→ **Required action**: Every entry, from the first to the last, should be written out exactly.

→ **Records provided**:
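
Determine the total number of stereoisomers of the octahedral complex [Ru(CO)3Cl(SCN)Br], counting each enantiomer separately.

The six octahedral sites form three mutually perpendicular trans pairs.
The distinct arrangements are (4 in all): CO mer (3 arrangements); CO fac (chiral).
One of these lacks any improper symmetry element and so occurs as an enantiomeric pair, giving 4 + 1 = 5 stereoisomers in total.

5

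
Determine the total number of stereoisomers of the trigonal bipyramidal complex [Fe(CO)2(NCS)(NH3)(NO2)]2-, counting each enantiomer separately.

A trigonal bipyramid has two axial and three equatorial sites, which are chemically inequivalent.
Systematic enumeration (placing each ligand type in turn and discarding arrangements equivalent by rotation or reflection) gives 7 geometric isomers.
Of these, 3 lack any improper symmetry element and so occur as enantiomeric pairs, giving 7 + 3 = 10 stereoisomers in total.

10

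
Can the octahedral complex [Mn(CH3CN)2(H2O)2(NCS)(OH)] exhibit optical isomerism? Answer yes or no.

An octahedron has six vertices in three trans pairs; every non-trans pair is cis.
Systematic placement gives 6 geometric isomers: CH3CN trans, H2O trans; CH3CN trans, H2O cis; CH3CN cis, H2O cis (3 arrangements, 2 chiral); CH3CN cis, H2O trans.
Of these, 2 lack any improper symmetry element and so occur as enantiomeric pairs, giving 6 + 2 = 8 stereoisomers in total.

yes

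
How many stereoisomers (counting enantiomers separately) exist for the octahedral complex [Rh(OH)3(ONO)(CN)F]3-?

An octahedron has six vertices in three trans pairs; every non-trans pair is cis.
Working through the distinct placements yields 4 geometric isomers: OH mer (3 arrangements); OH fac (chiral).
One of these lacks any improper symmetry element and so occurs as an enantiomeric pair, giving 4 + 1 = 5 stereoisomers in total.

5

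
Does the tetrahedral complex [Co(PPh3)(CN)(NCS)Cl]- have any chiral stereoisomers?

In a tetrahedral complex all four positions are equivalent and every pair of ligands is adjacent — there is no cis/trans distinction.
Only one geometric arrangement is possible; it has no improper symmetry element, so it exists as a pair of enantiomers (2 stereoisomers).

yes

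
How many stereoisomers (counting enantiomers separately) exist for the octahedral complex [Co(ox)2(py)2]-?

The six octahedral sites form three mutually perpendicular trans pairs.
Each ox is bidentate and must span two cis positions.
Working through the distinct placements yields 2 geometric isomers: py trans; py cis (chiral).
One of these lacks any improper symmetry element and so occurs as an enantiomeric pair, giving 2 + 1 = 3 stereoisomers in total.

3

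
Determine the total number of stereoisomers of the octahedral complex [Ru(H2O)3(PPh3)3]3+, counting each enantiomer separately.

2

Systematic placement gives 2 geometric isomers: H2O mer; H2O fac.
Each arrangement has an internal mirror plane or centre of symmetry, so none is chiral.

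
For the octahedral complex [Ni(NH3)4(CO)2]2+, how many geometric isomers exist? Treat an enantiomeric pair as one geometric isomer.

2

In an octahedral complex each vertex has one trans partner and four cis neighbours.
There are 2 geometric isomers: CO trans; CO cis.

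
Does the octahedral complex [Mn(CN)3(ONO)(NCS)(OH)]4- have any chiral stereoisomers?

Working through the distinct placements yields 4 geometric isomers: CN mer (3 arrangements); CN fac (chiral).
One of these lacks any improper symmetry element and so occurs as an enantiomeric pair, giving 4 + 1 = 5 stereoisomers in total.

yes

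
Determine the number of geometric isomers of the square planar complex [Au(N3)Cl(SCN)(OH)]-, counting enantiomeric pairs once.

3

In a square planar complex each vertex has one trans partner and two cis neighbours.
Working through the distinct placements yields 3 geometric isomers: (Cl/OH trans, N3/SCN trans); (Cl/SCN trans, N3/OH trans); (Cl/N3 trans, OH/SCN trans).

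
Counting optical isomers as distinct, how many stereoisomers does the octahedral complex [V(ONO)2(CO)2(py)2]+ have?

The six octahedral sites form three mutually perpendicular trans pairs.
The distinct arrangements are (5 in all): ONO trans, CO trans, py trans; ONO cis, CO trans, py cis; ONO cis, CO cis, py trans; ONO cis, CO cis, py cis (chiral); ONO trans, CO cis, py cis.
One of these lacks any improper symmetry element and so occurs as an enantiomeric pair, giving 5 + 1 = 6 stereoisomers in total.

6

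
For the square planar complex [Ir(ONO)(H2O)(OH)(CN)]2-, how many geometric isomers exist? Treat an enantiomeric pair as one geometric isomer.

A square has two trans pairs of vertices; adjacent vertices are cis.
Systematic placement gives 3 geometric isomers: (CN/OH trans, H2O/ONO trans); (CN/ONO trans, H2O/OH trans); (CN/H2O trans, OH/ONO trans).

3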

→ **Solution for this task**:
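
Determine the total number of stereoisomers of the octahedral complex [Ru(CO)3Cl(SCN)Br], counting each enantiomer separately.

The six octahedral sites form three mutually perpendicular trans pairs.
The distinct arrangements are (4 in all): CO mer (3 arrangements); CO fac (chiral).
One of these lacks any improper symmetry element and so occurs as an enantiomeric pair, giving 4 + 1 = 5 stereoisomers in total.

5

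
Determine the total number of stereoisomers of the trigonal bipyramidal complex [Fe(CO)2(NCS)(NH3)(NO2)]2-, counting each enantiomer separately.

A trigonal bipyramid has two axial and three equatorial sites, which are chemically inequivalent.
Systematic enumeration (placing each ligand type in turn and discarding arrangements equivalent by rotation or reflection) gives 7 geometric isomers.
Of these, 3 lack any improper symmetry element and so occur as enantiomeric pairs, giving 7 + 3 = 10 stereoisomers in total.

10

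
Can the octahedral complex [Mn(CH3CN)2(H2O)2(NCS)(OH)] exhibit optical isomerism? Answer yes or no.

An octahedron has six vertices in three trans pairs; every non-trans pair is cis.
Systematic placement gives 6 geometric isomers: CH3CN trans, H2O trans; CH3CN trans, H2O cis; CH3CN cis, H2O cis (3 arrangements, 2 chiral); CH3CN cis, H2O trans.
Of these, 2 lack any improper symmetry element and so occur as enantiomeric pairs, giving 6 + 2 = 8 stereoisomers in total.

yes

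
How many stereoisomers (counting enantiomers separately) exist for the octahedral complex [Rh(OH)3(ONO)(CN)F]3-?

An octahedron has six vertices in three trans pairs; every non-trans pair is cis.
Working through the distinct placements yields 4 geometric isomers: OH mer (3 arrangements); OH fac (chiral).
One of these lacks any improper symmetry element and so occurs as an enantiomeric pair, giving 4 + 1 = 5 stereoisomers in total.

5

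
Does the tetrahedral complex [Co(PPh3)(CN)(NCS)Cl]- have any chiral stereoisomers?

In a tetrahedral complex all four positions are equivalent and every pair of ligands is adjacent — there is no cis/trans distinction.
Only one geometric arrangement is possible; it has no improper symmetry element, so it exists as a pair of enantiomers (2 stereoisomers).

yes

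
How many stereoisomers (counting enantiomers separately) exist for the octahedral complex [Co(ox)2(py)2]-?

The six octahedral sites form three mutually perpendicular trans pairs.
Each ox is bidentate and must span two cis positions.
Working through the distinct placements yields 2 geometric isomers: py trans; py cis (chiral).
One of these lacks any improper symmetry element and so occurs as an enantiomeric pair, giving 2 + 1 = 3 stereoisomers in total.

3

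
Determine the total number of stereoisomers of the octahedral complex [Ru(H2O)3(PPh3)3]3+, counting each enantiomer separately.

2

Systematic placement gives 2 geometric isomers: H2O mer; H2O fac.
Each arrangement has an internal mirror plane or centre of symmetry, so none is chiral.

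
For the octahedral complex [Ni(NH3)4(CO)2]2+, how many geometric isomers exist? Treat an enantiomeric pair as one geometric isomer.

2

In an octahedral complex each vertex has one trans partner and four cis neighbours.
There are 2 geometric isomers: CO trans; CO cis.

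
Does the octahedral complex [Mn(CN)3(ONO)(NCS)(OH)]4- have any chiral stereoisomers?

Working through the distinct placements yields 4 geometric isomers: CN mer (3 arrangements); CN fac (chiral).
One of these lacks any improper symmetry element and so occurs as an enantiomeric pair, giving 4 + 1 = 5 stereoisomers in total.

yes

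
Determine the number of geometric isomers of the square planar complex [Au(N3)Cl(SCN)(OH)]-, counting enantiomeric pairs once.

3

In a square planar complex each vertex has one trans partner and two cis neighbours.
Working through the distinct placements yields 3 geometric isomers: (Cl/OH trans, N3/SCN trans); (Cl/SCN trans, N3/OH trans); (Cl/N3 trans, OH/SCN trans).

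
Counting optical isomers as distinct, how many stereoisomers does the octahedral complex [V(ONO)2(CO)2(py)2]+ have?

The six octahedral sites form three mutually perpendicular trans pairs.
The distinct arrangements are (5 in all): ONO trans, CO trans, py trans; ONO cis, CO trans, py cis; ONO cis, CO cis, py trans; ONO cis, CO cis, py cis (chiral); ONO trans, CO cis, py cis.
One of these lacks any improper symmetry element and so occurs as an enantiomeric pair, giving 5 + 1 = 6 stereoisomers in total.

6

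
For the square planar complex [Ir(ONO)(H2O)(OH)(CN)]2-, how many geometric isomers exist? Treat an enantiomeric pair as one geometric isomer.

A square has two trans pairs of vertices; adjacent vertices are cis.
Systematic placement gives 3 geometric isomers: (CN/OH trans, H2O/ONO trans); (CN/ONO trans, H2O/OH trans); (CN/H2O trans, OH/ONO trans).

3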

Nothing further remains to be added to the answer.